Write each line out a second time, exactly as shown below.

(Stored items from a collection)
[Start of section]

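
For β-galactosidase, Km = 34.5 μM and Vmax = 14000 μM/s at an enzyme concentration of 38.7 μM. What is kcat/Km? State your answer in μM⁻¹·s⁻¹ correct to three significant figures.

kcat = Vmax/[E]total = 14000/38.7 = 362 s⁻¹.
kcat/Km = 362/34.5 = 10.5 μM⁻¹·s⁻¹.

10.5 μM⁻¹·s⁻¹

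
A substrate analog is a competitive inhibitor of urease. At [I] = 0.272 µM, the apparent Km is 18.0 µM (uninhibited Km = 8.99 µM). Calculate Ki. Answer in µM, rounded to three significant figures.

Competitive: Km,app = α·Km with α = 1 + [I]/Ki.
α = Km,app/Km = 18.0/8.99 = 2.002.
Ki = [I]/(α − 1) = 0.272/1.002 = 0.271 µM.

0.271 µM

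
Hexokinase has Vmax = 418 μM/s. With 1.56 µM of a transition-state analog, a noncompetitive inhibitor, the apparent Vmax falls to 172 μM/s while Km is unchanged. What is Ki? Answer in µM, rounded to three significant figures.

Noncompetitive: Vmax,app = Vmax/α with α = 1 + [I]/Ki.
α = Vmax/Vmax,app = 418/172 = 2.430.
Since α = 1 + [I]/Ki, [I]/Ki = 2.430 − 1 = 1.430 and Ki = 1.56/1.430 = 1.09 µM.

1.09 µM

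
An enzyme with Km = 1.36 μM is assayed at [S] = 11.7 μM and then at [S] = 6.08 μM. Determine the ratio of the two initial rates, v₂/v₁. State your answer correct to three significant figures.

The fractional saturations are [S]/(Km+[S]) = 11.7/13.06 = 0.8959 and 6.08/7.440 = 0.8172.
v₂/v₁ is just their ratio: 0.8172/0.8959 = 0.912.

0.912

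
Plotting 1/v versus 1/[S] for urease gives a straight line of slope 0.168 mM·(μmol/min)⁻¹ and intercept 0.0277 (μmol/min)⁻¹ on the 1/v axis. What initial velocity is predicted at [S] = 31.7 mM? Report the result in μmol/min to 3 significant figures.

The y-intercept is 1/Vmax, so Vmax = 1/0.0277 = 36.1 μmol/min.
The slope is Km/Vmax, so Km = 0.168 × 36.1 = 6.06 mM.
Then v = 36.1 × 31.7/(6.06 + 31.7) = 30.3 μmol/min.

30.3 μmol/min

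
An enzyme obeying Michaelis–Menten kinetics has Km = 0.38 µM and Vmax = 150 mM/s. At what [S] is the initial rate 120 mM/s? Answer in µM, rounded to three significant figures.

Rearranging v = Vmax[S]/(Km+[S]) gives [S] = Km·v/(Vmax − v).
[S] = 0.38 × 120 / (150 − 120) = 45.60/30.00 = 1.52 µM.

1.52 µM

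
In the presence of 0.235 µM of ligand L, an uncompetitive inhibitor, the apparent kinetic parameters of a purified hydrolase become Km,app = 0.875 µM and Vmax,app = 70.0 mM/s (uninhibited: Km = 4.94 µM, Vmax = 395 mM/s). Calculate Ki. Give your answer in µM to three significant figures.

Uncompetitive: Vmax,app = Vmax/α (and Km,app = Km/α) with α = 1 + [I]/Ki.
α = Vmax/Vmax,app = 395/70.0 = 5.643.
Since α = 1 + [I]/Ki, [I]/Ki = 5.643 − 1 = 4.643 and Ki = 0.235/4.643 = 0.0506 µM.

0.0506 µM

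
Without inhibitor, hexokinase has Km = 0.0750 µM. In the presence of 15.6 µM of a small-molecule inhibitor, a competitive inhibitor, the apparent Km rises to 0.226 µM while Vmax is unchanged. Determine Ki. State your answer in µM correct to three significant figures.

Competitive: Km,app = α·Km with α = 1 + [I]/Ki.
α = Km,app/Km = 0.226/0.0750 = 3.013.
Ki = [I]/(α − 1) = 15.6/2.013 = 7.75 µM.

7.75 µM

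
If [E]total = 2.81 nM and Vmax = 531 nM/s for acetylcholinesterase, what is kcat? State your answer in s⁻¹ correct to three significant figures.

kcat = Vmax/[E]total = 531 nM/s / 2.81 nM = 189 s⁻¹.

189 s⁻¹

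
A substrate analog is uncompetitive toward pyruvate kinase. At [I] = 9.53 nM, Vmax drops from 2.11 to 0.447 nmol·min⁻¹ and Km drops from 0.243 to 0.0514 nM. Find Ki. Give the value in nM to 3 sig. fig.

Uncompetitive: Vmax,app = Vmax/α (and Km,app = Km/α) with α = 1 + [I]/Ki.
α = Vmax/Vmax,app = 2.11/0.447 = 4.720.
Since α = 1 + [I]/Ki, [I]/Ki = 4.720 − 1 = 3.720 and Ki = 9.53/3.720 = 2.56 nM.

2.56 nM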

[End of section]

### ANSWER SPACE
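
For β-galactosidase, Km = 34.5 μM and Vmax = 14000 μM/s at an enzyme concentration of 38.7 μM. What is kcat/Km? State your answer in μM⁻¹·s⁻¹ correct to three significant figures.

kcat = Vmax/[E]total = 14000/38.7 = 362 s⁻¹.
kcat/Km = 362/34.5 = 10.5 μM⁻¹·s⁻¹.

10.5 μM⁻¹·s⁻¹

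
A substrate analog is a competitive inhibitor of urease. At [I] = 0.272 µM, the apparent Km is 18.0 µM (uninhibited Km = 8.99 µM). Calculate Ki. Answer in µM, rounded to three significant figures.

Competitive: Km,app = α·Km with α = 1 + [I]/Ki.
α = Km,app/Km = 18.0/8.99 = 2.002.
Ki = [I]/(α − 1) = 0.272/1.002 = 0.271 µM.

0.271 µM

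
Hexokinase has Vmax = 418 μM/s. With 1.56 µM of a transition-state analog, a noncompetitive inhibitor, the apparent Vmax falls to 172 μM/s while Km is unchanged. What is Ki? Answer in µM, rounded to three significant figures.

Noncompetitive: Vmax,app = Vmax/α with α = 1 + [I]/Ki.
α = Vmax/Vmax,app = 418/172 = 2.430.
Since α = 1 + [I]/Ki, [I]/Ki = 2.430 − 1 = 1.430 and Ki = 1.56/1.430 = 1.09 µM.

1.09 µM

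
An enzyme with Km = 1.36 μM is assayed at [S] = 11.7 μM and then at [S] = 6.08 μM. Determine the ratio of the two initial rates, v₂/v₁. State your answer correct to three significant figures.

The fractional saturations are [S]/(Km+[S]) = 11.7/13.06 = 0.8959 and 6.08/7.440 = 0.8172.
v₂/v₁ is just their ratio: 0.8172/0.8959 = 0.912.

0.912

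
Plotting 1/v versus 1/[S] for urease gives a straight line of slope 0.168 mM·(μmol/min)⁻¹ and intercept 0.0277 (μmol/min)⁻¹ on the 1/v axis. What initial velocity is predicted at [S] = 31.7 mM? Report the result in μmol/min to 3 significant figures.

The y-intercept is 1/Vmax, so Vmax = 1/0.0277 = 36.1 μmol/min.
The slope is Km/Vmax, so Km = 0.168 × 36.1 = 6.06 mM.
Then v = 36.1 × 31.7/(6.06 + 31.7) = 30.3 μmol/min.

30.3 μmol/min

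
An enzyme obeying Michaelis–Menten kinetics has Km = 0.38 µM and Vmax = 150 mM/s. At what [S] is the initial rate 120 mM/s? Answer in µM, rounded to three significant figures.

Rearranging v = Vmax[S]/(Km+[S]) gives [S] = Km·v/(Vmax − v).
[S] = 0.38 × 120 / (150 − 120) = 45.60/30.00 = 1.52 µM.

1.52 µM

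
In the presence of 0.235 µM of ligand L, an uncompetitive inhibitor, the apparent kinetic parameters of a purified hydrolase become Km,app = 0.875 µM and Vmax,app = 70.0 mM/s (uninhibited: Km = 4.94 µM, Vmax = 395 mM/s). Calculate Ki. Give your answer in µM to three significant figures.

Uncompetitive: Vmax,app = Vmax/α (and Km,app = Km/α) with α = 1 + [I]/Ki.
α = Vmax/Vmax,app = 395/70.0 = 5.643.
Since α = 1 + [I]/Ki, [I]/Ki = 5.643 − 1 = 4.643 and Ki = 0.235/4.643 = 0.0506 µM.

0.0506 µM

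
Without inhibitor, hexokinase has Km = 0.0750 µM. In the presence of 15.6 µM of a small-molecule inhibitor, a competitive inhibitor, the apparent Km rises to 0.226 µM while Vmax is unchanged. Determine Ki. State your answer in µM correct to three significant figures.

Competitive: Km,app = α·Km with α = 1 + [I]/Ki.
α = Km,app/Km = 0.226/0.0750 = 3.013.
Ki = [I]/(α − 1) = 15.6/2.013 = 7.75 µM.

7.75 µM

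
If [E]total = 2.81 nM and Vmax = 531 nM/s for acetylcholinesterase, what is kcat? State your answer in s⁻¹ correct to three significant figures.

kcat = Vmax/[E]total = 531 nM/s / 2.81 nM = 189 s⁻¹.

189 s⁻¹

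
A substrate analog is uncompetitive toward pyruvate kinase. At [I] = 9.53 nM, Vmax drops from 2.11 to 0.447 nmol·min⁻¹ and Km drops from 0.243 to 0.0514 nM. Find Ki. Give the value in nM to 3 sig. fig.

Uncompetitive: Vmax,app = Vmax/α (and Km,app = Km/α) with α = 1 + [I]/Ki.
α = Vmax/Vmax,app = 2.11/0.447 = 4.720.
Since α = 1 + [I]/Ki, [I]/Ki = 4.720 − 1 = 3.720 and Ki = 9.53/3.720 = 2.56 nM.

2.56 nM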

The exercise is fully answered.